▶ [Work to complete]
For each line in the records, produce an exact copy.
━━━━━━━━
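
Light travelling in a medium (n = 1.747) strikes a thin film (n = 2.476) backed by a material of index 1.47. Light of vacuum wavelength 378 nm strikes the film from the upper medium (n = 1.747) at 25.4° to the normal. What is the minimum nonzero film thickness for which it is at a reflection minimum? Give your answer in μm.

0.0801 μm

At the upper boundary (n = 1.747 to n = 2.476) the reflected ray undergoes a half-wave phase shift.
Ray reflecting at the bottom interface goes from n = 2.476 toward n = 1.47: no phase shift.
Net: one phase inversion between the two reflected rays.
With one net inversion, destructive interference in reflection requires 2 n t cos θ_r = m λ.
Snell's law: 1.747 sin 25.4° = 2.476 sin θ_r → sin θ_r = 0.303, cos θ_r = 0.953.
Minimum nonzero at m = 1: t = λ / (2 n cos θ_r) = 378 / (2 × 2.476 × 0.953) = 80.1 nm.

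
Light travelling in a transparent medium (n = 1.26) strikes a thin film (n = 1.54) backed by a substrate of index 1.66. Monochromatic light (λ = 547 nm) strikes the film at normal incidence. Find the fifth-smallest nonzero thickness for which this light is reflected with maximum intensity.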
━━━━━━━━
▶ [Response area]
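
Light travelling in a medium (n = 1.747) strikes a thin film (n = 2.476) backed by a material of index 1.47. Light of vacuum wavelength 378 nm strikes the film from the upper medium (n = 1.747) at 25.4° to the normal. What is the minimum nonzero film thickness for which it is at a reflection minimum? Give your answer in μm.

0.0801 μm

At the upper boundary (n = 1.747 to n = 2.476) the reflected ray undergoes a half-wave phase shift.
Ray reflecting at the bottom interface goes from n = 2.476 toward n = 1.47: no phase shift.
Net: one phase inversion between the two reflected rays.
With one net inversion, destructive interference in reflection requires 2 n t cos θ_r = m λ.
Snell's law: 1.747 sin 25.4° = 2.476 sin θ_r → sin θ_r = 0.303, cos θ_r = 0.953.
Minimum nonzero at m = 1: t = λ / (2 n cos θ_r) = 378 / (2 × 2.476 × 0.953) = 80.1 nm.

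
Light travelling in a transparent medium (n = 1.26) strikes a thin film (n = 1.54) backed by a substrate of index 1.66. Monochromatic light (λ = 547 nm) strikes the film at normal incidence. Find the fifth-smallest nonzero thickness for which this light is reflected with maximum intensity.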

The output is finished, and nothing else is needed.